What you should do »
Your task is to extract the lines from the one holding "Suppose the derivative" through the end of the material. Set them down exactly and add nothing.

*** Block opens ***

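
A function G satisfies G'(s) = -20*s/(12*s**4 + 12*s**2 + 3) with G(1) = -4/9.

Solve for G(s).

G(s) = -1 + 5/(6*s**2 + 3)

The substitution u = 2*s**2 + 1 works: G'(s) is exactly (dG/du)*(du/ds) for that inner function.
A general antiderivative is 5/(3*(2*s**2 + 1)) + C.
The condition gives C = -4/9 - (5/9) = -1.
So G(s) = -1 + 5/(6*s**2 + 3).
Check: d/ds[-1 + 5/(6*s**2 + 3)] = -20*s/(12*s**4 + 12*s**2 + 3) = G'(s).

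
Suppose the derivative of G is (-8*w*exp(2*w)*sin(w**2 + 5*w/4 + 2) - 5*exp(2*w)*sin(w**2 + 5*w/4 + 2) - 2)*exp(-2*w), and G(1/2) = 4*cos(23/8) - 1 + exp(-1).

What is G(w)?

Check a candidate G(w) by differentiating: d/dw[G] must match the given G'(w).
A general antiderivative is 4*cos(w**2 + 5*w/4 + 2) + exp(-2*w) + C.
The condition gives C = 4*cos(23/8) - 1 + exp(-1) - (4*cos(23/8) + exp(-1)) = -1.
So G(w) = 4*cos(w**2 + 5*w/4 + 2) - 1 + exp(-2*w).
Check: d/dw[4*cos(w**2 + 5*w/4 + 2) - 1 + exp(-2*w)] = (-8*w*exp(2*w)*sin(w**2 + 5*w/4 + 2) - 5*exp(2*w)*sin(w**2 + 5*w/4 + 2) - 2)*exp(-2*w) = G'(w).

G(w) = 4*cos(w**2 + 5*w/4 + 2) - 1 + exp(-2*w)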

*** Block closes ***

Answer to the problem »
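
Suppose the derivative of G is (-8*w*exp(2*w)*sin(w**2 + 5*w/4 + 2) - 5*exp(2*w)*sin(w**2 + 5*w/4 + 2) - 2)*exp(-2*w), and G(1/2) = 4*cos(23/8) - 1 + exp(-1).

What is G(w)?

Check a candidate G(w) by differentiating: d/dw[G] must match the given G'(w).
A general antiderivative is 4*cos(w**2 + 5*w/4 + 2) + exp(-2*w) + C.
The condition gives C = 4*cos(23/8) - 1 + exp(-1) - (4*cos(23/8) + exp(-1)) = -1.
So G(w) = 4*cos(w**2 + 5*w/4 + 2) - 1 + exp(-2*w).
Check: d/dw[4*cos(w**2 + 5*w/4 + 2) - 1 + exp(-2*w)] = (-8*w*exp(2*w)*sin(w**2 + 5*w/4 + 2) - 5*exp(2*w)*sin(w**2 + 5*w/4 + 2) - 2)*exp(-2*w) = G'(w).

G(w) = 4*cos(w**2 + 5*w/4 + 2) - 1 + exp(-2*w)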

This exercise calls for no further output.